§ What you should do: Could you print the lines below exactly, from the one holding "HSL(139°, 45%, 51%): new" through the last line, with no other output?

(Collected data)
|---|

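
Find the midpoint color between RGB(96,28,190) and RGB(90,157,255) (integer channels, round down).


Midpoint: each channel = ⌊(C₁+C₂)/2⌋
R: ⌊(96+90)/2⌋ = 93
G: ⌊(28+157)/2⌋ = 92
B: ⌊(190+255)/2⌋ = 222
= RGB(93, 92, 222)


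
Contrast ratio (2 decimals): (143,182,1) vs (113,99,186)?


Linearize each sRGB channel c=v/255: c/12.92 if c ≤ 0.04045 else ((c+0.055)/1.055)^2.4
L = 0.2126×R_lin + 0.7152×G_lin + 0.0722×B_lin
Color 1 (143,182,1):
  R=143: 143/255≈0.5608 > 0.04045 → ((0.5608+0.055)/1.055)^2.4 ≈ 0.27468
  G=182: 182/255≈0.7137 > 0.04045 → ((0.7137+0.055)/1.055)^2.4 ≈ 0.46778
  B=1: 1/255≈0.0039 ≤ 0.04045 → 0.0039/12.92 ≈ 0.00030
  L1 = 0.2126×0.27468 + 0.7152×0.46778 + 0.0722×0.00030 ≈ 0.39298
Color 2 (113,99,186):
  R=113: 113/255≈0.4431 > 0.04045 → ((0.4431+0.055)/1.055)^2.4 ≈ 0.16513
  G=99: 99/255≈0.3882 > 0.04045 → ((0.3882+0.055)/1.055)^2.4 ≈ 0.12477
  B=186: 186/255≈0.7294 > 0.04045 → ((0.7294+0.055)/1.055)^2.4 ≈ 0.49102
  L2 = 0.2126×0.16513 + 0.7152×0.12477 + 0.0722×0.49102 ≈ 0.15980
Lighter = 0.39298, Darker = 0.15980
Ratio = (L_lighter + 0.05) / (L_darker + 0.05)
Ratio = (0.39298 + 0.05) / (0.15980 + 0.05) = 0.44298 / 0.20980 ≈ 2.1115
Ratio ≈ 2.11:1


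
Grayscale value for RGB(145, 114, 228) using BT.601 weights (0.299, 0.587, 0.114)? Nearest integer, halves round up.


Gray = 0.299×R + 0.587×G + 0.114×B
Gray = 0.299×145 + 0.587×114 + 0.114×228
Gray = 43.355 + 66.918 + 25.992
Gray = 136.265 → round half up → 136
Gray = 136


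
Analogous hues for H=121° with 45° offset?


Base hue: 121°
Left analog: (121 - 45) mod 360 = 76°
Right analog: (121 + 45) mod 360 = 166°
Analogous hues = 76° and 166°


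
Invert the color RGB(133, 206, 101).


Invert: (255-R, 255-G, 255-B)
R: 255-133 = 122
G: 255-206 = 49
B: 255-101 = 154
= RGB(122, 49, 154)


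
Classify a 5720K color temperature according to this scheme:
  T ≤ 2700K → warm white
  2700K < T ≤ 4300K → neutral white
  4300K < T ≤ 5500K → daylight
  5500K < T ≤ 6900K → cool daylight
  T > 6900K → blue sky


Temperature: 5720K
5500K < 5720K ≤ 6900K → cool daylight
Classification: cool daylight


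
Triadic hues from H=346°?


Triadic: equally spaced at 120° intervals
H1 = 346°
H2 = (346 + 120) mod 360 = 106°
H3 = (346 + 240) mod 360 = 226°
Triadic = 346°, 106°, 226°


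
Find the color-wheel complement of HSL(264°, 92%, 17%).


Complement = opposite side of color wheel = hue + 180°
H' = (264 + 180) mod 360 = 84°
S and L unchanged.
= HSL(84°, 92%, 17%)


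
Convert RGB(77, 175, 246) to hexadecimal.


R = 77 → 4D (hex)
G = 175 → AF (hex)
B = 246 → F6 (hex)
Hex = #4DAFF6


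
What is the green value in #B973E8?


Color: #B973E8
R = B9 = 185
G = 73 = 115
B = E8 = 232
Green = 115


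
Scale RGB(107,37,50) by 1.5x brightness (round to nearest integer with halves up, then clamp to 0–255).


Multiply each channel by 1.5, round half up, clamp to [0, 255]
R: 107×1.5 = 160.5 → round → 161
G: 37×1.5 = 55.5 → round → 56
B: 50×1.5 = 75
= RGB(161, 56, 75)


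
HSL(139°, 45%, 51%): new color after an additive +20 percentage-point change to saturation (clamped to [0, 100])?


Original S = 45%
Adjustment = +20 percentage points
New S = 45 + (20) = 65
Clamp to [0, 100] → 65
= HSL(139°, 65%, 51%)


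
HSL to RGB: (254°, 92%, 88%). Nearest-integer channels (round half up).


H=254°, S=0.92, L=0.88
C = (1-|2L-1|)×S = (1-|0.76|)×0.92 = 0.2208
H' = H/60 = 254/60 ≈ 4.2333; X = C×(1-|H' mod 2 - 1|) = 0.05152
m = L - C/2 = 0.88 - 0.1104 = 0.7696
Sector ⌊H'⌋ = 4 → (R',G',B') = (0.05152, 0.0, 0.2208)
RGB = ((R'+m)×255, (G'+m)×255, (B'+m)×255) = (209.3856, 196.248, 252.552)
Round half up → RGB(209, 196, 253)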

|---|

§ Reply to the exercise:
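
HSL(139°, 45%, 51%): new color after an additive +20 percentage-point change to saturation (clamped to [0, 100])?


Original S = 45%
Adjustment = +20 percentage points
New S = 45 + (20) = 65
Clamp to [0, 100] → 65
= HSL(139°, 65%, 51%)


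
HSL to RGB: (254°, 92%, 88%). Nearest-integer channels (round half up).


H=254°, S=0.92, L=0.88
C = (1-|2L-1|)×S = (1-|0.76|)×0.92 = 0.2208
H' = H/60 = 254/60 ≈ 4.2333; X = C×(1-|H' mod 2 - 1|) = 0.05152
m = L - C/2 = 0.88 - 0.1104 = 0.7696
Sector ⌊H'⌋ = 4 → (R',G',B') = (0.05152, 0.0, 0.2208)
RGB = ((R'+m)×255, (G'+m)×255, (B'+m)×255) = (209.3856, 196.248, 252.552)
Round half up → RGB(209, 196, 253)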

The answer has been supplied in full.